> _Exercise input_

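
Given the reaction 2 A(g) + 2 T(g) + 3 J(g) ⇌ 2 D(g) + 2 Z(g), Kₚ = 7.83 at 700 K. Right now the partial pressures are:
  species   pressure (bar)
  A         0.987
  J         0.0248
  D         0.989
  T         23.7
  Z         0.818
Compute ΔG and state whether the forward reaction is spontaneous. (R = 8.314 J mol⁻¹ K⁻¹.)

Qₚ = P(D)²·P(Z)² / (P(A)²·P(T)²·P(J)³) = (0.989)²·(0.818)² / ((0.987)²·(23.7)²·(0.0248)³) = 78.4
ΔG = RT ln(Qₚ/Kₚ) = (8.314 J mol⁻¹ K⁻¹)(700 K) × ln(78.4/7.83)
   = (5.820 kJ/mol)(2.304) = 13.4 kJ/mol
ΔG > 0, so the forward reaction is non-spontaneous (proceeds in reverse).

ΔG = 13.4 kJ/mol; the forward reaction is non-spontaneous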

> _What to produce_
Go through the listing above and set down each line exactly as it stands.

> _Answer section_
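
Given the reaction 2 A(g) + 2 T(g) + 3 J(g) ⇌ 2 D(g) + 2 Z(g), Kₚ = 7.83 at 700 K. Right now the partial pressures are:
  species   pressure (bar)
  A         0.987
  J         0.0248
  D         0.989
  T         23.7
  Z         0.818
Compute ΔG and state whether the forward reaction is spontaneous. (R = 8.314 J mol⁻¹ K⁻¹.)

Qₚ = P(D)²·P(Z)² / (P(A)²·P(T)²·P(J)³) = (0.989)²·(0.818)² / ((0.987)²·(23.7)²·(0.0248)³) = 78.4
ΔG = RT ln(Qₚ/Kₚ) = (8.314 J mol⁻¹ K⁻¹)(700 K) × ln(78.4/7.83)
   = (5.820 kJ/mol)(2.304) = 13.4 kJ/mol
ΔG > 0, so the forward reaction is non-spontaneous (proceeds in reverse).

ΔG = 13.4 kJ/mol; the forward reaction is non-spontaneous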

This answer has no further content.